▶ What to work on
Below are the records; tally the lines in them that include the word "least" and reply with the number alone.

▶ Input data
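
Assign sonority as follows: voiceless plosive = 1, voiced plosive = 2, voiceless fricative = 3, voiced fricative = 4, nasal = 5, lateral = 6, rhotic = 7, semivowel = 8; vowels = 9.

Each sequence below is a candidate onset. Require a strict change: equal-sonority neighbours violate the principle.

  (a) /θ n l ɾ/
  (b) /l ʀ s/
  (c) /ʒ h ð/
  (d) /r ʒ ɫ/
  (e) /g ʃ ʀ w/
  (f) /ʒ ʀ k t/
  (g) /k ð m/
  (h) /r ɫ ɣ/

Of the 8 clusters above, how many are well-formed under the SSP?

(a) 3-5-6-7 → obeys
(b) 6-7-3 → violates
(c) 4-3-4 → violates
(d) 7-4-6 → violates
(e) 2-3-7-8 → obeys
(f) 4-7-1-1 → violates
(g) 1-4-5 → obeys
(h) 7-6-4 → violates

3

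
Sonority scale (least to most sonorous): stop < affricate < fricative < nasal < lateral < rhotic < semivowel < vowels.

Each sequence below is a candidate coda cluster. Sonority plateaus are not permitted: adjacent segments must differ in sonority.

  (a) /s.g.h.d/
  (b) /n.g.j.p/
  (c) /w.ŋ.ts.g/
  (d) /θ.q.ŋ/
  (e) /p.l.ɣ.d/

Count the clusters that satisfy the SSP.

(a) 3-1-3-1 → violates
(b) 4-1-7-1 → violates
(c) 7-4-2-1 → obeys
(d) 3-1-4 → violates
(e) 1-5-3-1 → violates

1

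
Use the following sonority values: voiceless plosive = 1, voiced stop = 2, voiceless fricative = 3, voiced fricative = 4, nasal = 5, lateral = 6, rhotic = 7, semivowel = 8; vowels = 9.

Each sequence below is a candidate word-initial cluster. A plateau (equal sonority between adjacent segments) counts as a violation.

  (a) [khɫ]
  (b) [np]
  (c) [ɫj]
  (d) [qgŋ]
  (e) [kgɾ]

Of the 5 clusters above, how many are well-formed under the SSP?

(a) 1-3-6 → obeys
(b) 5-1 → violates
(c) 6-8 → obeys
(d) 1-2-5 → obeys
(e) 1-2-7 → obeys

4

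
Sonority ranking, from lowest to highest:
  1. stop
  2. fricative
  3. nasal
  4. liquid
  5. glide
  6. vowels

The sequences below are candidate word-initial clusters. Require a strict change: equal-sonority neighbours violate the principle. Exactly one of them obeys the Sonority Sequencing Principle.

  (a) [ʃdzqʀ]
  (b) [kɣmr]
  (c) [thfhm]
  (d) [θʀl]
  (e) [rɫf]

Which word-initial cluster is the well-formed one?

(a) sonority 2-1-2-1-4: ill-formed.
(b) sonority 1-2-3-4: well-formed.
(c) sonority 1-2-2-2-3: ill-formed.
(d) sonority 2-4-4: ill-formed.
(e) sonority 4-4-2: ill-formed.

b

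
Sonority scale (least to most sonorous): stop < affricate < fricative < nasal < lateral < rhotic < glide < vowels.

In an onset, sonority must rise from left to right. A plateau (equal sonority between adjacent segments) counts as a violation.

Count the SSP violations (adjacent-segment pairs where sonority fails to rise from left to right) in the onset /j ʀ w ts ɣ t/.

3

/j/ is a glide (sonority 7).
/ʀ/ is a rhotic (sonority 6).
/w/ is a glide (sonority 7).
/ts/ is an affricate (sonority 2).
/ɣ/ is a fricative (sonority 3).
/t/ is a stop (sonority 1).
/j/→/ʀ/: 7→6 (does not rise) — violation.
/ʀ/→/w/: 6→7 (rises) — ok.
/w/→/ts/: 7→2 (does not rise) — violation.
/ts/→/ɣ/: 2→3 (rises) — ok.
/ɣ/→/t/: 3→1 (does not rise) — violation.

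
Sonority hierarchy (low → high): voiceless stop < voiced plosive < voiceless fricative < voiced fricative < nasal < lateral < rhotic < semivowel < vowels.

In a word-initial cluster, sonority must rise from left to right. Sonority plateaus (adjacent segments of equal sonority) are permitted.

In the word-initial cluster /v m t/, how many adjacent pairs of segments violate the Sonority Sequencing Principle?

/v/ is a voiced fricative (sonority 4).
/m/ is a nasal (sonority 5).
/t/ is a voiceless stop (sonority 1).
/v/→/m/: 4→5 (rises) — ok.
/m/→/t/: 5→1 (does not rise) — violation.

1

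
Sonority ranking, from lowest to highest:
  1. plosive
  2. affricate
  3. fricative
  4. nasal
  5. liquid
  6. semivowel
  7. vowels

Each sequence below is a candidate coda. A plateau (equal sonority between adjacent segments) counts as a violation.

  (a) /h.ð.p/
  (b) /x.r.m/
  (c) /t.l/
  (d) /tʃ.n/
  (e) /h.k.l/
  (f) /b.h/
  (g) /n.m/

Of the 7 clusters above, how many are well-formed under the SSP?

0

(a) /h.ð.p/: profile 3-3-1 — violates.
(b) /x.r.m/: profile 3-5-4 — violates.
(c) /t.l/: profile 1-5 — violates.
(d) /tʃ.n/: profile 2-4 — violates.
(e) /h.k.l/: profile 3-1-5 — violates.
(f) /b.h/: profile 1-3 — violates.
(g) /n.m/: profile 4-4 — violates.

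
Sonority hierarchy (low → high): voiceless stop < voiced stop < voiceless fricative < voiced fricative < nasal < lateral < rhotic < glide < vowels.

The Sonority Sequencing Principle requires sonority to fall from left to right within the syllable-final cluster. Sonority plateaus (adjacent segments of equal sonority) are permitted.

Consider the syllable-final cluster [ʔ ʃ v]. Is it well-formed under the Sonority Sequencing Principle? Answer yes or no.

no

/ʔ/ — voiceless stop, sonority 1.
/ʃ/ — voiceless fricative, sonority 3.
/v/ — voiced fricative, sonority 4.
The profile is 1-3-4. Between /ʔ/ (1) and /ʃ/ (3) sonority does not fall, so the cluster violates the SSP.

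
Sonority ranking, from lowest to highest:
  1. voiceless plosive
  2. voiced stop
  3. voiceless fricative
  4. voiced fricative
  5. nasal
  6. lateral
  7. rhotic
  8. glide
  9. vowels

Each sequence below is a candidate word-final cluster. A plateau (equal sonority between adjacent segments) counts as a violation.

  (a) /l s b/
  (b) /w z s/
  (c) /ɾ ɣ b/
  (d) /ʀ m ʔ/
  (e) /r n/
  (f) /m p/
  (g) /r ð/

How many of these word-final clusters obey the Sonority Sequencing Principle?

(a) sonority 6-3-2: well-formed.
(b) sonority 8-4-3: well-formed.
(c) sonority 7-4-2: well-formed.
(d) sonority 7-5-1: well-formed.
(e) sonority 7-5: well-formed.
(f) sonority 5-1: well-formed.
(g) sonority 7-4: well-formed.

7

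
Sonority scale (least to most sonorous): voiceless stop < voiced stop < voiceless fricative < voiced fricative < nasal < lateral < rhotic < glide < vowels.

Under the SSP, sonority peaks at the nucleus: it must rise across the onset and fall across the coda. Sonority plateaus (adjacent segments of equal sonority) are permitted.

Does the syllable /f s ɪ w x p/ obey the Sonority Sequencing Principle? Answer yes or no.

Onset: /f/ is a voiceless fricative (sonority 3), /s/ is a voiceless fricative (sonority 3); then the nucleus /ɪ/ (sonority 9).
Onset profile 3-3-9 — rises to the nucleus.
Coda: /w/ is a glide (sonority 8), /x/ is a voiceless fricative (sonority 3), /p/ is a voiceless stop (sonority 1).
Coda profile 9-8-3-1 — falls from the nucleus.

yes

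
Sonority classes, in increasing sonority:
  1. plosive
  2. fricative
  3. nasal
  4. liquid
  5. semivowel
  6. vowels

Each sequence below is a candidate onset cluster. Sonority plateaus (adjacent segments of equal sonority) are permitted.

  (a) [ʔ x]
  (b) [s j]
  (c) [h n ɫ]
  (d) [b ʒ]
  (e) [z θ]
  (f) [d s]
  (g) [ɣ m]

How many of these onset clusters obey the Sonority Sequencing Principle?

(a) sonority 1-2: well-formed.
(b) sonority 2-5: well-formed.
(c) sonority 2-3-4: well-formed.
(d) sonority 1-2: well-formed.
(e) sonority 2-2: well-formed.
(f) sonority 1-2: well-formed.
(g) sonority 2-3: well-formed.

7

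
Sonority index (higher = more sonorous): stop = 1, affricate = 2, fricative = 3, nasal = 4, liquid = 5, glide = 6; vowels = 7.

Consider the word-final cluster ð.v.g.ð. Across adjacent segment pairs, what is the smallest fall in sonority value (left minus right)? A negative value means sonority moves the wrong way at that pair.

/ð/ is a fricative (sonority 3).
/v/ is a fricative (sonority 3).
/g/ is a stop (sonority 1).
/ð/ is a fricative (sonority 3).
/ð/→/v/: change +0.
/v/→/g/: change +2.
/g/→/ð/: change -2.
Minimum = -2.

-2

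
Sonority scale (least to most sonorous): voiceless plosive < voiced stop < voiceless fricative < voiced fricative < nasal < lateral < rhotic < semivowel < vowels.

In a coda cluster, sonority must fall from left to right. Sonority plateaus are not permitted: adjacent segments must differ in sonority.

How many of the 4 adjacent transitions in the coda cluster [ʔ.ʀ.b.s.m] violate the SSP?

3

/ʔ/: voiceless plosive = 1.
/ʀ/: rhotic = 7.
/b/: voiced stop = 2.
/s/: voiceless fricative = 3.
/m/: nasal = 5.
/ʔ/→/ʀ/: 1→7 (does not fall) — violation.
/ʀ/→/b/: 7→2 (falls) — ok.
/b/→/s/: 2→3 (does not fall) — violation.
/s/→/m/: 3→5 (does not fall) — violation.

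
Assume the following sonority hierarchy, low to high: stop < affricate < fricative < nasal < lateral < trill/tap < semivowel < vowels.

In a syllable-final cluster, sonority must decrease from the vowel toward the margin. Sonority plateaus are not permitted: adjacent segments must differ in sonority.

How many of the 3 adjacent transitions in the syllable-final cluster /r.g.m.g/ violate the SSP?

1

/r/: trill/tap = 6.
/g/: stop = 1.
/m/: nasal = 4.
/g/: stop = 1.
/r/→/g/: 6→1 (falls) — ok.
/g/→/m/: 1→4 (does not fall) — violation.
/m/→/g/: 4→1 (falls) — ok.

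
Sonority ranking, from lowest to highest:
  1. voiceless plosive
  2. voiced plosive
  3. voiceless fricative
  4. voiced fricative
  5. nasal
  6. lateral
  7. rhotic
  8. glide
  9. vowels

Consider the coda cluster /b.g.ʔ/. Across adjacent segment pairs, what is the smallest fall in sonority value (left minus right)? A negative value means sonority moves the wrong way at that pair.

0

/b/ is a voiced plosive (sonority 2).
/g/ is a voiced plosive (sonority 2).
/ʔ/ is a voiceless plosive (sonority 1).
/b/→/g/: change +0.
/g/→/ʔ/: change +1.
Minimum = 0.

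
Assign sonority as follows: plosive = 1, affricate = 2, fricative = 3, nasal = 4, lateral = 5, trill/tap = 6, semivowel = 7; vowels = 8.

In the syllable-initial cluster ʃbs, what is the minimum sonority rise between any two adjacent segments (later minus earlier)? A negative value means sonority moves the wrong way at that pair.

-2

/ʃ/: fricative = 3.
/b/: plosive = 1.
/s/: fricative = 3.
/ʃ/→/b/: change -2.
/b/→/s/: change +2.
Minimum = -2.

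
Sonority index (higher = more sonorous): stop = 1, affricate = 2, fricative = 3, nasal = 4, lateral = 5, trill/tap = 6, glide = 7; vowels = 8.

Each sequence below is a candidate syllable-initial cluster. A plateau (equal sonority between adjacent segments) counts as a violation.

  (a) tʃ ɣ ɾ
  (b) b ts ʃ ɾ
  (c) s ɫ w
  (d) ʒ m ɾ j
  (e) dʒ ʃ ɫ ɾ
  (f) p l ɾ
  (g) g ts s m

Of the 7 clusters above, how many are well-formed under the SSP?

(a) sonority 2-3-6: well-formed.
(b) sonority 1-2-3-6: well-formed.
(c) sonority 3-5-7: well-formed.
(d) sonority 3-4-6-7: well-formed.
(e) sonority 2-3-5-6: well-formed.
(f) sonority 1-5-6: well-formed.
(g) sonority 1-2-3-4: well-formed.

7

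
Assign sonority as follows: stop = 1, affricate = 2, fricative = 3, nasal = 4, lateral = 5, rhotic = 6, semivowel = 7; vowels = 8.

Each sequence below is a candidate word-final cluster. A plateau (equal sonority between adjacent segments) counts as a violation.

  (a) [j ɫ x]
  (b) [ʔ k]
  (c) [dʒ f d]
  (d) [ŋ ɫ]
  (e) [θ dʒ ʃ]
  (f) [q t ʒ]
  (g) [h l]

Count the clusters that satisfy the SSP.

1

(a) 7-5-3 → obeys
(b) 1-1 → violates
(c) 2-3-1 → violates
(d) 4-5 → violates
(e) 3-2-3 → violates
(f) 1-1-3 → violates
(g) 3-5 → violates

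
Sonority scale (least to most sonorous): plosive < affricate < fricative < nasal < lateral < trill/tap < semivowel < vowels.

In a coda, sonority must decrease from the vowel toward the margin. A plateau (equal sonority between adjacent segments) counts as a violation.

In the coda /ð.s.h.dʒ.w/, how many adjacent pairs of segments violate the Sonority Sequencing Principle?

3

/ð/: fricative = 3.
/s/: fricative = 3.
/h/: fricative = 3.
/dʒ/: affricate = 2.
/w/: semivowel = 7.
/ð/→/s/: 3→3 (plateau) — violation.
/s/→/h/: 3→3 (plateau) — violation.
/h/→/dʒ/: 3→2 (falls) — ok.
/dʒ/→/w/: 2→7 (does not fall) — violation.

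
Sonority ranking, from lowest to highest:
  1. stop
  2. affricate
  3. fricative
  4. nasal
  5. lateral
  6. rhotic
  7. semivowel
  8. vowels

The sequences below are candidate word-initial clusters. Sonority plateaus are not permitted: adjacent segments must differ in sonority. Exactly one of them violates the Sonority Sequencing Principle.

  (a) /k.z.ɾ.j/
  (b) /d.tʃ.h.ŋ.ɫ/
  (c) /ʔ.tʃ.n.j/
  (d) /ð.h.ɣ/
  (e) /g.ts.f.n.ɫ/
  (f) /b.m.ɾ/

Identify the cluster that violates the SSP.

(a) sonority 1-3-6-7: well-formed.
(b) sonority 1-2-3-4-5: well-formed.
(c) sonority 1-2-4-7: well-formed.
(d) sonority 3-3-3: ill-formed.
(e) sonority 1-2-3-4-5: well-formed.
(f) sonority 1-4-6: well-formed.

d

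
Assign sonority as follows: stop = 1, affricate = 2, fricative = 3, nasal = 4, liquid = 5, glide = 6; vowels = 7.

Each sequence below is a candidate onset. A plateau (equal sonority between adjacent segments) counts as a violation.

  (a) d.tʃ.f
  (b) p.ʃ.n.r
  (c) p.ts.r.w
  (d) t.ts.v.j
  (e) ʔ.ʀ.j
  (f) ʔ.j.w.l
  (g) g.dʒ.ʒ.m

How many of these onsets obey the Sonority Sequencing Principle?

(a) 1-2-3 → obeys
(b) 1-3-4-5 → obeys
(c) 1-2-5-6 → obeys
(d) 1-2-3-6 → obeys
(e) 1-5-6 → obeys
(f) 1-6-6-5 → violates
(g) 1-2-3-4 → obeys

6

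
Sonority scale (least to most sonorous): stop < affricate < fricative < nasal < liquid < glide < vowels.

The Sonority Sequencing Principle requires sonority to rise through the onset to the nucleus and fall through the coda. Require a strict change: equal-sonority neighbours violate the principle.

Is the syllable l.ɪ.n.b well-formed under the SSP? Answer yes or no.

Onset: /l/ is a liquid (sonority 5); then the nucleus /ɪ/ (sonority 7).
Onset profile 5-7 — rises to the nucleus.
Coda: /n/ is a nasal (sonority 4), /b/ is a stop (sonority 1).
Coda profile 7-4-1 — falls from the nucleus.

yes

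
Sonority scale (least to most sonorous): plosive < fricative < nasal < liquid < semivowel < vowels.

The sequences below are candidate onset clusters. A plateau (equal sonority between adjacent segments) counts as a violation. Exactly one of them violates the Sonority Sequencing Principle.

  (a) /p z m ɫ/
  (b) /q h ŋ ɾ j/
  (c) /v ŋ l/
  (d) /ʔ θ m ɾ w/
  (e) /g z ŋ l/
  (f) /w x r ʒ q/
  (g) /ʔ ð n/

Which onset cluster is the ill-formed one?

f

(a) /p z m ɫ/: profile 1-2-3-4 — obeys.
(b) /q h ŋ ɾ j/: profile 1-2-3-4-5 — obeys.
(c) /v ŋ l/: profile 2-3-4 — obeys.
(d) /ʔ θ m ɾ w/: profile 1-2-3-4-5 — obeys.
(e) /g z ŋ l/: profile 1-2-3-4 — obeys.
(f) /w x r ʒ q/: profile 5-2-4-2-1 — violates.
(g) /ʔ ð n/: profile 1-2-3 — obeys.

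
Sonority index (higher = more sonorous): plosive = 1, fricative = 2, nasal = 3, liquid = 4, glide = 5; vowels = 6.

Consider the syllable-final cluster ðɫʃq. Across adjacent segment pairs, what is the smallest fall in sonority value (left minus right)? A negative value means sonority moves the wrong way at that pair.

-2

/ð/: fricative = 2.
/ɫ/: liquid = 4.
/ʃ/: fricative = 2.
/q/: plosive = 1.
/ð/→/ɫ/: change -2.
/ɫ/→/ʃ/: change +2.
/ʃ/→/q/: change +1.
Minimum = -2.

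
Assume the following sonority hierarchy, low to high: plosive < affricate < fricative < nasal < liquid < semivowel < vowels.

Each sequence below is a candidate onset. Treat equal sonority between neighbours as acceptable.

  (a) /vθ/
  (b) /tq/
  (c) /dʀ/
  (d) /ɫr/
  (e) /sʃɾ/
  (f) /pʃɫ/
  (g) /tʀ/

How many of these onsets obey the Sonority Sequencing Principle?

(a) 3-3 → obeys
(b) 1-1 → obeys
(c) 1-5 → obeys
(d) 5-5 → obeys
(e) 3-3-5 → obeys
(f) 1-3-5 → obeys
(g) 1-5 → obeys

7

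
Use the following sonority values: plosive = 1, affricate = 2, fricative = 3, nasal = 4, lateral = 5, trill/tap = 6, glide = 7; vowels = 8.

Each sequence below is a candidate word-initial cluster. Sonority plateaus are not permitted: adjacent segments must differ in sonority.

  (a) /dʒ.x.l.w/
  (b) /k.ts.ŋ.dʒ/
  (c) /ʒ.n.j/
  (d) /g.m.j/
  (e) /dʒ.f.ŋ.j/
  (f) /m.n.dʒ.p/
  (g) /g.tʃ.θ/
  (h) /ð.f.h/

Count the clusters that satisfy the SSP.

(a) 2-3-5-7 → obeys
(b) 1-2-4-2 → violates
(c) 3-4-7 → obeys
(d) 1-4-7 → obeys
(e) 2-3-4-7 → obeys
(f) 4-4-2-1 → violates
(g) 1-2-3 → obeys
(h) 3-3-3 → violates

5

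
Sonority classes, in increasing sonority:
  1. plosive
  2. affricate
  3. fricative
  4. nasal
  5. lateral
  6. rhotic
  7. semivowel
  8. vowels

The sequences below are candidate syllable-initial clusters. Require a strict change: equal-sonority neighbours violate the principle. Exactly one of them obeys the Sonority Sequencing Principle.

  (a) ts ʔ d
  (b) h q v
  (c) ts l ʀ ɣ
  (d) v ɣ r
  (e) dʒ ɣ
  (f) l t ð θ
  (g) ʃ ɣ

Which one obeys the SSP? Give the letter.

(a) ts ʔ d: profile 2-1-1 — violates.
(b) h q v: profile 3-1-3 — violates.
(c) ts l ʀ ɣ: profile 2-5-6-3 — violates.
(d) v ɣ r: profile 3-3-6 — violates.
(e) dʒ ɣ: profile 2-3 — obeys.
(f) l t ð θ: profile 5-1-3-3 — violates.
(g) ʃ ɣ: profile 3-3 — violates.

e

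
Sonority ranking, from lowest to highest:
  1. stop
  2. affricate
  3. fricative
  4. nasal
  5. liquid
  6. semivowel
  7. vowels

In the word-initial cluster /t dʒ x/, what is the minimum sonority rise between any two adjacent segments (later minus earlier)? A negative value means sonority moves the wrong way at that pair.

1

/t/: stop = 1.
/dʒ/: affricate = 2.
/x/: fricative = 3.
/t/→/dʒ/: change +1.
/dʒ/→/x/: change +1.
Minimum = 1.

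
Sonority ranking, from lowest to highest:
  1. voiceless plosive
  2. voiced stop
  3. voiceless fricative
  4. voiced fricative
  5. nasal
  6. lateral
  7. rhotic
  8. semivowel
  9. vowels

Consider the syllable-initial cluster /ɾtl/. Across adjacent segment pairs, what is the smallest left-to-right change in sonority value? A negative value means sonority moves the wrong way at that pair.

-6

/ɾ/: rhotic = 7.
/t/: voiceless plosive = 1.
/l/: lateral = 6.
/ɾ/→/t/: change -6.
/t/→/l/: change +5.
Minimum = -6.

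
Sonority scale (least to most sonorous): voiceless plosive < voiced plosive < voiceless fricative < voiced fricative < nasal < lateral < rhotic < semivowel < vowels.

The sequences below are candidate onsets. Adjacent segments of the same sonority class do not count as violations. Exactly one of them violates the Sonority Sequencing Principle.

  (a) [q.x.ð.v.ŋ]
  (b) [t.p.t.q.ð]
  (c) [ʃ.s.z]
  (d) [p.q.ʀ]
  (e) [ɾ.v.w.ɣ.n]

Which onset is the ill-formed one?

(a) [q.x.ð.v.ŋ]: profile 1-3-4-4-5 — obeys.
(b) [t.p.t.q.ð]: profile 1-1-1-1-4 — obeys.
(c) [ʃ.s.z]: profile 3-3-4 — obeys.
(d) [p.q.ʀ]: profile 1-1-7 — obeys.
(e) [ɾ.v.w.ɣ.n]: profile 7-4-8-4-5 — violates.

e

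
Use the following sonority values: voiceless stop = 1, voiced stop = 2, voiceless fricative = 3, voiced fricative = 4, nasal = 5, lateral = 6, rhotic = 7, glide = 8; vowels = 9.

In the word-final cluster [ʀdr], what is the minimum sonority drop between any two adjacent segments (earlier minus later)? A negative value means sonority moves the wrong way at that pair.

/ʀ/ is a rhotic (sonority 7).
/d/ is a voiced stop (sonority 2).
/r/ is a rhotic (sonority 7).
/ʀ/→/d/: change +5.
/d/→/r/: change -5.
Minimum = -5.

-5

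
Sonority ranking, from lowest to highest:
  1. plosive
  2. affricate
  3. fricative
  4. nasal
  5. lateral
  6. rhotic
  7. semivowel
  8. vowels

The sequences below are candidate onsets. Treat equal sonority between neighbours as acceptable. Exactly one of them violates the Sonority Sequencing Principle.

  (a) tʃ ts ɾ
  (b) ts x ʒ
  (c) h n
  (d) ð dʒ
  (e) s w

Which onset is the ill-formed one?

(a) 2-2-6 → obeys
(b) 2-3-3 → obeys
(c) 3-4 → obeys
(d) 3-2 → violates
(e) 3-7 → obeys

d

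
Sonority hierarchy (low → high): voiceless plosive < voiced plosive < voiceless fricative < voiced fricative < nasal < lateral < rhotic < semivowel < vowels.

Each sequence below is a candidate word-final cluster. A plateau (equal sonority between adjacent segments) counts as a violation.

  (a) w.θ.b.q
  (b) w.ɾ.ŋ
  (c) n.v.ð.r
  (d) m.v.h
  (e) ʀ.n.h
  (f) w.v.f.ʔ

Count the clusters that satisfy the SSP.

5

(a) sonority 8-3-2-1: well-formed.
(b) sonority 8-7-5: well-formed.
(c) sonority 5-4-4-7: ill-formed.
(d) sonority 5-4-3: well-formed.
(e) sonority 7-5-3: well-formed.
(f) sonority 8-4-3-1: well-formed.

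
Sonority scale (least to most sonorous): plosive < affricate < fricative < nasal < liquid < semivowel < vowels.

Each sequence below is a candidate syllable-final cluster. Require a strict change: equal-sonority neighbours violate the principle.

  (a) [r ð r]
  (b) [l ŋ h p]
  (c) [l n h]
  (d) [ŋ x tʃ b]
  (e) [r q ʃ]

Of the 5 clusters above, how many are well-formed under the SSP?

3

(a) sonority 5-3-5: ill-formed.
(b) sonority 5-4-3-1: well-formed.
(c) sonority 5-4-3: well-formed.
(d) sonority 4-3-2-1: well-formed.
(e) sonority 5-1-3: ill-formed.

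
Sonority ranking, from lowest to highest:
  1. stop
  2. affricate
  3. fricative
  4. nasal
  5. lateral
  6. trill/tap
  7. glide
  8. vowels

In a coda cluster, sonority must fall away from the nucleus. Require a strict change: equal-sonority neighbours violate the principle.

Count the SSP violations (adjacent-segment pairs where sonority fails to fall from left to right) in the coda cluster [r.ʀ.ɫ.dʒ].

1

/r/ is a trill/tap (sonority 6).
/ʀ/ is a trill/tap (sonority 6).
/ɫ/ is a lateral (sonority 5).
/dʒ/ is an affricate (sonority 2).
/r/→/ʀ/: 6→6 (plateau) — violation.
/ʀ/→/ɫ/: 6→5 (falls) — ok.
/ɫ/→/dʒ/: 5→2 (falls) — ok.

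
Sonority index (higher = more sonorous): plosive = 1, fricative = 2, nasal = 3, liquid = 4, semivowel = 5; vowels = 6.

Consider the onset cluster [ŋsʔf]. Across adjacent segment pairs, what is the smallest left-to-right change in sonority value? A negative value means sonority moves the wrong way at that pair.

/ŋ/ — nasal, sonority 3.
/s/ — fricative, sonority 2.
/ʔ/ — plosive, sonority 1.
/f/ — fricative, sonority 2.
/ŋ/→/s/: change -1.
/s/→/ʔ/: change -1.
/ʔ/→/f/: change +1.
Minimum = -1.

-1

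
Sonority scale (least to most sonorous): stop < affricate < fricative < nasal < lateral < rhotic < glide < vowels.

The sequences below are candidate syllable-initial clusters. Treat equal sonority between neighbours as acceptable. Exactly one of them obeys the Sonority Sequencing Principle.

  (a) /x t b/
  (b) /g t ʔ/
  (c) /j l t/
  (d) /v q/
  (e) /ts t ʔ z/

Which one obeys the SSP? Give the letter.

b

(a) /x t b/: profile 3-1-1 — violates.
(b) /g t ʔ/: profile 1-1-1 — obeys.
(c) /j l t/: profile 7-5-1 — violates.
(d) /v q/: profile 3-1 — violates.
(e) /ts t ʔ z/: profile 2-1-1-3 — violates.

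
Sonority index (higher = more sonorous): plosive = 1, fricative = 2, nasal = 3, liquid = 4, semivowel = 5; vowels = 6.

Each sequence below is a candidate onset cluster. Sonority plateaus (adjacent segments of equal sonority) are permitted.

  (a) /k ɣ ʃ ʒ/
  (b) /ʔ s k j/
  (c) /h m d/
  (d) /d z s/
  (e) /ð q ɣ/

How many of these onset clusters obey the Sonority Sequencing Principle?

(a) /k ɣ ʃ ʒ/: profile 1-2-2-2 — obeys.
(b) /ʔ s k j/: profile 1-2-1-5 — violates.
(c) /h m d/: profile 2-3-1 — violates.
(d) /d z s/: profile 1-2-2 — obeys.
(e) /ð q ɣ/: profile 2-1-2 — violates.

2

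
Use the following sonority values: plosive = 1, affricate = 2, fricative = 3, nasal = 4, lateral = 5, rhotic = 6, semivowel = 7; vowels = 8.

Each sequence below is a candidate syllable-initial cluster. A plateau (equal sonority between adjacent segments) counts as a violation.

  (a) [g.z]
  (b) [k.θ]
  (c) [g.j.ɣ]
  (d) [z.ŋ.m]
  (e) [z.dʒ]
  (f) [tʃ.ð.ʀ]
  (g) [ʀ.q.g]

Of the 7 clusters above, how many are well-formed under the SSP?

(a) 1-3 → obeys
(b) 1-3 → obeys
(c) 1-7-3 → violates
(d) 3-4-4 → violates
(e) 3-2 → violates
(f) 2-3-6 → obeys
(g) 6-1-1 → violates

3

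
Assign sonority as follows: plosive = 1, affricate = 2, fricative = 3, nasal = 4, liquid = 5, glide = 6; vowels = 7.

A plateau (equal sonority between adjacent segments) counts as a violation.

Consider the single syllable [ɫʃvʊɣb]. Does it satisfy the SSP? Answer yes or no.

no

Onset: /ɫ/ is a liquid (sonority 5), /ʃ/ is a fricative (sonority 3), /v/ is a fricative (sonority 3); then the nucleus /ʊ/ (sonority 7).
Onset profile 5-3-3-7 — does not strictly rise throughout.
Coda: /ɣ/ is a fricative (sonority 3), /b/ is a plosive (sonority 1).
Coda profile 7-3-1 — falls from the nucleus.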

▶ Final answer
10